● Directions for this task
Please look for the string "standing" below and report every line in which it occurs.

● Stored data
********************

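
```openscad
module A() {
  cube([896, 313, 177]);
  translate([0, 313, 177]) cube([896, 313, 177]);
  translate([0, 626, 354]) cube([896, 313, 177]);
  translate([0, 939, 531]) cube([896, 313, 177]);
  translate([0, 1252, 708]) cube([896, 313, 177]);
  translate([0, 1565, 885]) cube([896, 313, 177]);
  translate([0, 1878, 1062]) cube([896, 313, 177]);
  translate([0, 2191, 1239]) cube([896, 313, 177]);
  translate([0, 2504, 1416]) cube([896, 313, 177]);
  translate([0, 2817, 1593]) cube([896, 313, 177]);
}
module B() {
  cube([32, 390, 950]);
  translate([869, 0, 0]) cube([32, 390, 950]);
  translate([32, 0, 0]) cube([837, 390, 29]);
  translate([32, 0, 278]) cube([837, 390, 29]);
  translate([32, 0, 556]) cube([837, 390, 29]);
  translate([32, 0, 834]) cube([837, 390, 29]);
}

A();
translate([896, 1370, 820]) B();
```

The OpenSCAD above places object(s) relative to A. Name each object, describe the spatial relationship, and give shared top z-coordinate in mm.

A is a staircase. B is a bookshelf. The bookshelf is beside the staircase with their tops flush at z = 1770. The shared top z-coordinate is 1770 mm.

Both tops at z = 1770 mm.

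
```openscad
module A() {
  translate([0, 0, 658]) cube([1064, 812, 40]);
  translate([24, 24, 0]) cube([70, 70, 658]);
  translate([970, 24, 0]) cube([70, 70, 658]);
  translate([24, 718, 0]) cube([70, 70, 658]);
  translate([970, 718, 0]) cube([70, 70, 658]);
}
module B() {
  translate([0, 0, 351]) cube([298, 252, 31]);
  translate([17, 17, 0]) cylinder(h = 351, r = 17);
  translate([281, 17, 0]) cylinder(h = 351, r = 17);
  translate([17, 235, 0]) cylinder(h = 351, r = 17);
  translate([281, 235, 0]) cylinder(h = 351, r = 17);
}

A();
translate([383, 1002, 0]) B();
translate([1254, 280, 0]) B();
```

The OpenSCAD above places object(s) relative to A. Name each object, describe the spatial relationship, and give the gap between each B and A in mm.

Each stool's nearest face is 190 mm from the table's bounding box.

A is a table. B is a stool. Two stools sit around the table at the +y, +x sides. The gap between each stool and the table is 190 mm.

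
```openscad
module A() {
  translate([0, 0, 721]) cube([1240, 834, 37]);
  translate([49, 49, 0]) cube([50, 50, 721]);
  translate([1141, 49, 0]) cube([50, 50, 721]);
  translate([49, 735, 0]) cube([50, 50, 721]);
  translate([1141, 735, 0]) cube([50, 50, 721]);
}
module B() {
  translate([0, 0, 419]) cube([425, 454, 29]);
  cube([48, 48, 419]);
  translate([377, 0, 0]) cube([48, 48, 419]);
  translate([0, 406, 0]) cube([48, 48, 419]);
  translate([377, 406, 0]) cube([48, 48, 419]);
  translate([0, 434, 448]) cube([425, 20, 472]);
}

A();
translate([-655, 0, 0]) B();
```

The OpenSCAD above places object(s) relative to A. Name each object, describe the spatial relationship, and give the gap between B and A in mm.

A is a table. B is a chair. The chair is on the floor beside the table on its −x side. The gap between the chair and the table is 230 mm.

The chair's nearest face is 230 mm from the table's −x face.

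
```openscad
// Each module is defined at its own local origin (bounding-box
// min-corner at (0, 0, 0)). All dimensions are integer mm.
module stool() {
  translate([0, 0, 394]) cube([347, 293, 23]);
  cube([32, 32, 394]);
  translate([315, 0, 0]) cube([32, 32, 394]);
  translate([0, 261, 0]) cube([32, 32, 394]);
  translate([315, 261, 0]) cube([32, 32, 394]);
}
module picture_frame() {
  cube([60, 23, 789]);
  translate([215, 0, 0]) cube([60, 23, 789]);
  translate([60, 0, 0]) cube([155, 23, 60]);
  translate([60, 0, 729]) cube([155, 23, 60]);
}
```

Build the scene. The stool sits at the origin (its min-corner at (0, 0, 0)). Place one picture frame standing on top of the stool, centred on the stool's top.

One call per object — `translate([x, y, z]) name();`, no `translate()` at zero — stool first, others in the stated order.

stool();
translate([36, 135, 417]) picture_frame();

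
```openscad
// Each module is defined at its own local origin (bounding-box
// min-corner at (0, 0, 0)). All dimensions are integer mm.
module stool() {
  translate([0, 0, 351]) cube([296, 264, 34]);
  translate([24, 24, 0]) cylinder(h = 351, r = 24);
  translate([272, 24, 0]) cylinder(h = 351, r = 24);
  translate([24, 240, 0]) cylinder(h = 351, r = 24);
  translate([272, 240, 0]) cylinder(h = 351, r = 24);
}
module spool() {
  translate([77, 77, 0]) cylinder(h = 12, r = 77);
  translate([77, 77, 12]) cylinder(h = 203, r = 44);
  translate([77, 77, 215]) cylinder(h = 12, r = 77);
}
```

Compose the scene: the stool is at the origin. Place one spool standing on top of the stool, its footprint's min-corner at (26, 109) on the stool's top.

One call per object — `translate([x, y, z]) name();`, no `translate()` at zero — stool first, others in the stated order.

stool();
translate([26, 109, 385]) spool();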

********************

● Answer box
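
Build the scene. The stool sits at the origin (its min-corner at (0, 0, 0)). Place one picture frame standing on top of the stool, centred on the stool's top.
Compose the scene: the stool is at the origin. Place one spool standing on top of the stool, its footprint's min-corner at (26, 109) on the stool's top.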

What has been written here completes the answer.